> **Task prompt**
Copy exactly the lines from the one containing "Two observations on the demand for heating" through the last line of the records, both included, and nothing more.

> **Supplied records**
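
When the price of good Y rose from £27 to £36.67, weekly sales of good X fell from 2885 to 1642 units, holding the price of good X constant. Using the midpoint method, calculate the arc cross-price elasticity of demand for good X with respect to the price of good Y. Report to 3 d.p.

ΔQ_X = 1642 − 2885 = -1243; ΔP_Y = 36.67 − 27 = 9.67.
Midpoints: Q̄_X = 2263.5, P̄_Y = 31.84.
ε = (ΔQ_X/Q̄_X)/(ΔP_Y/P̄_Y) = (-1243/2263.5)/(9.67/31.84) ≈ -1.808.
ε < 0: good X and good Y are complements.

-1.808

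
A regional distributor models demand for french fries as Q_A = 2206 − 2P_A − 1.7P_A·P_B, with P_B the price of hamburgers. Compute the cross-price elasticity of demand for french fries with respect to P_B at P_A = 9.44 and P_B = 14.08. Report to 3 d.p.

-0.115

At P_A = 9.44 and P_B = 14.08: Q_A = 1961.164.
∂Q_A/∂P_B = -1.7P_A = -1.7(9.44) = -16.0480.
ε = (∂Q_A/∂P_B)(P_B/Q_A) = -16.0480 × (14.08/1961.164) ≈ -0.115.
ε < 0: complements.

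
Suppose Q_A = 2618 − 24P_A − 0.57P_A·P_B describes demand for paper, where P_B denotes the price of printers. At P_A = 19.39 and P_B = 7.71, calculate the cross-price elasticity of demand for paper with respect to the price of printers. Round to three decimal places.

At P_A = 19.39 and P_B = 7.71: Q_A = 2067.427.
∂Q_A/∂P_B = -0.57P_A = -0.57(19.39) = -11.0523.
ε = (∂Q_A/∂P_B)(P_B/Q_A) = -11.0523 × (7.71/2067.427) ≈ -0.041.

-0.041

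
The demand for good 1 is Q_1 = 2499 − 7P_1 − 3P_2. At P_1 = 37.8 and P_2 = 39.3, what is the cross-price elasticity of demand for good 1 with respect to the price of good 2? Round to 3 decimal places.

At P_1 = 37.8 and P_2 = 39.3: Q_1 = 2116.5.
∂Q_1/∂P_2 = -3.
ε = (∂Q_1/∂P_2)(P_2/Q_1) = -3 × (39.3/2116.5) ≈ -0.056.
Since ε < 0, good 1 and good 2 are complements.

-0.056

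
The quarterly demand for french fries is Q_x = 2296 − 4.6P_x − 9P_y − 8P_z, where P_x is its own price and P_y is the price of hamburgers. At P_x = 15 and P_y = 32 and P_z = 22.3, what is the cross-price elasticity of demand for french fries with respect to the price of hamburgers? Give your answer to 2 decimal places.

At P_x = 15 and P_y = 32 and P_z = 22.3: Q_x = 1760.6.
∂Q_x/∂P_y = -9.
ε = (∂Q_x/∂P_y)(P_y/Q_x) = -9 × (32/1760.6) ≈ -0.16.

-0.16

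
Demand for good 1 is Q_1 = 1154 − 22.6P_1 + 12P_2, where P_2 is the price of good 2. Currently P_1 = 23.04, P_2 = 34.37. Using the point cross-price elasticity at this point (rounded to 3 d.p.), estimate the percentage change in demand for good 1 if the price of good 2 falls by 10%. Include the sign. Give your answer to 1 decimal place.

At P_1 = 23.04, P_2 = 34.37: Q_1 = 1045.736.
∂Q_1/∂P_2 = 12.
ε = (∂Q_1/∂P_2)(P_2/Q_1) = 12.0000 × 34.37/1045.736 ≈ 0.394.
%ΔQ_1 ≈ ε × %ΔP_2 = 0.394 × (-10%) = -3.9%.

-3.9%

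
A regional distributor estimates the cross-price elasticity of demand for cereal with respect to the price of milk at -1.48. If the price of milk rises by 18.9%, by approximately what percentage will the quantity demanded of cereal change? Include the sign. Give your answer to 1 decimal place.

%ΔQ ≈ ε × %ΔP of milk = -1.48 × (18.9%) = -28.0%.

-28.0%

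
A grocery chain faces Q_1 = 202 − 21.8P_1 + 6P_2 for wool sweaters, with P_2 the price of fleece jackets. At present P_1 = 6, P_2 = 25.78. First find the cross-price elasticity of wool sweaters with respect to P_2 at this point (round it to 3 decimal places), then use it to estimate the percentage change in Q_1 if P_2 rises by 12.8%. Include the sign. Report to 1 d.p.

At P_1 = 6, P_2 = 25.78: Q_1 = 225.88.
∂Q_1/∂P_2 = 6.
ε = (∂Q_1/∂P_2)(P_2/Q_1) = 6.0000 × 25.78/225.88 ≈ 0.685.
%ΔQ_1 ≈ ε × %ΔP_2 = 0.685 × (12.8%) = 8.8%.

8.8%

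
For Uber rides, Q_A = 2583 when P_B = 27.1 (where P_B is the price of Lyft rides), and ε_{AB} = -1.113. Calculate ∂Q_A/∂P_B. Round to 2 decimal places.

ε = (∂Q_A/∂P_B)·(P_B/Q_A) ⇒ ∂Q_A/∂P_B = ε·Q_A/P_B = -1.113 × 2583/27.1 ≈ -106.08.

-106.08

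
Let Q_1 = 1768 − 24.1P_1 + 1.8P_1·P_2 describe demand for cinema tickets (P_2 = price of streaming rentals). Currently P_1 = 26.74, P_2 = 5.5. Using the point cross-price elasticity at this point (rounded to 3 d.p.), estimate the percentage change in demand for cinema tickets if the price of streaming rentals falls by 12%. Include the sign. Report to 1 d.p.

At P_1 = 26.74, P_2 = 5.5: Q_1 = 1388.292.
∂Q_1/∂P_2 = 1.8P_1 = 48.1320.
ε = (∂Q_1/∂P_2)(P_2/Q_1) = 48.1320 × 5.5/1388.292 ≈ 0.191.
%ΔQ_1 ≈ ε × %ΔP_2 = 0.191 × (-12%) = -2.3%.

-2.3%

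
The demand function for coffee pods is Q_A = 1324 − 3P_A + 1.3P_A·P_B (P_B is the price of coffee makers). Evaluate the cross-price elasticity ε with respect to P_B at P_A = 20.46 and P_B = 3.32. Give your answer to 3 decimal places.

At P_A = 20.46 and P_B = 3.32: Q_A = 1350.925.
∂Q_A/∂P_B = 1.3P_A = 1.3(20.46) = 26.5980.
ε = (∂Q_A/∂P_B)(P_B/Q_A) = 26.5980 × (3.32/1350.925) ≈ 0.065.
ε > 0: substitutes.

0.065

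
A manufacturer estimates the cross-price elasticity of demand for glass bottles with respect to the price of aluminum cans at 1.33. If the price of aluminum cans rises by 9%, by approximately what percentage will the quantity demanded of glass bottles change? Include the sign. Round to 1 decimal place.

12.0%

%ΔQ ≈ ε × %ΔP of aluminum cans = 1.33 × (9%) = 12.0%.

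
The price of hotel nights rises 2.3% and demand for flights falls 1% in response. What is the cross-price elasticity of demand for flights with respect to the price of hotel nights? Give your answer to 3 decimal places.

ε = (%ΔQ of flights) / (%ΔP of hotel nights) = (-1%) / (2.3%) ≈ -0.435.

-0.435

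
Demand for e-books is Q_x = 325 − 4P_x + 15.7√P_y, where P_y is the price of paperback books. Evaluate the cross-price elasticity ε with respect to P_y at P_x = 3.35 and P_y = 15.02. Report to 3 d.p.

0.082

At P_x = 3.35 and P_y = 15.02: Q_x = 372.446.
∂Q_x/∂P_y = 15.7/(2√P_y) = 15.7/(2√15.02) = 2.0255.
ε = (∂Q_x/∂P_y)(P_y/Q_x) = 2.0255 × (15.02/372.446) ≈ 0.082.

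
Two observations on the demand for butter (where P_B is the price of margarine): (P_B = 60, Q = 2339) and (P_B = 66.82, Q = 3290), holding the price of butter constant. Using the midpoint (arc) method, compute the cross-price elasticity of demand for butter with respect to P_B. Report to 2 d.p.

ΔQ_A = 3290 − 2339 = 951; ΔP_B = 66.82 − 60 = 6.82.
Midpoints: Q̄_A = 2814.5, P̄_B = 63.41.
ε = (ΔQ_A/Q̄_A)/(ΔP_B/P̄_B) = (951/2814.5)/(6.82/63.41) ≈ 3.14.
ε > 0: butter and margarine are substitutes.

3.14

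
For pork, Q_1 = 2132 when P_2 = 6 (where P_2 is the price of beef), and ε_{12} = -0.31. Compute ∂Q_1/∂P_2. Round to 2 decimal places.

ε = (∂Q_1/∂P_2)·(P_2/Q_1) ⇒ ∂Q_1/∂P_2 = ε·Q_1/P_2 = -0.31 × 2132/6 ≈ -110.15.

-110.15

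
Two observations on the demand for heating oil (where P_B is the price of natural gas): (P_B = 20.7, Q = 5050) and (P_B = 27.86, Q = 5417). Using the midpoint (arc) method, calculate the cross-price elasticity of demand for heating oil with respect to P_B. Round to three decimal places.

0.238

ΔQ_A = 5417 − 5050 = 367; ΔP_B = 27.86 − 20.7 = 7.16.
Midpoints: Q̄_A = 5233.5, P̄_B = 24.28.
ε = (ΔQ_A/Q̄_A)/(ΔP_B/P̄_B) = (367/5233.5)/(7.16/24.28) ≈ 0.238.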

> **Answer for this exercise**
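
Two observations on the demand for heating oil (where P_B is the price of natural gas): (P_B = 20.7, Q = 5050) and (P_B = 27.86, Q = 5417). Using the midpoint (arc) method, calculate the cross-price elasticity of demand for heating oil with respect to P_B. Round to three decimal places.

0.238

ΔQ_A = 5417 − 5050 = 367; ΔP_B = 27.86 − 20.7 = 7.16.
Midpoints: Q̄_A = 5233.5, P̄_B = 24.28.
ε = (ΔQ_A/Q̄_A)/(ΔP_B/P̄_B) = (367/5233.5)/(7.16/24.28) ≈ 0.238.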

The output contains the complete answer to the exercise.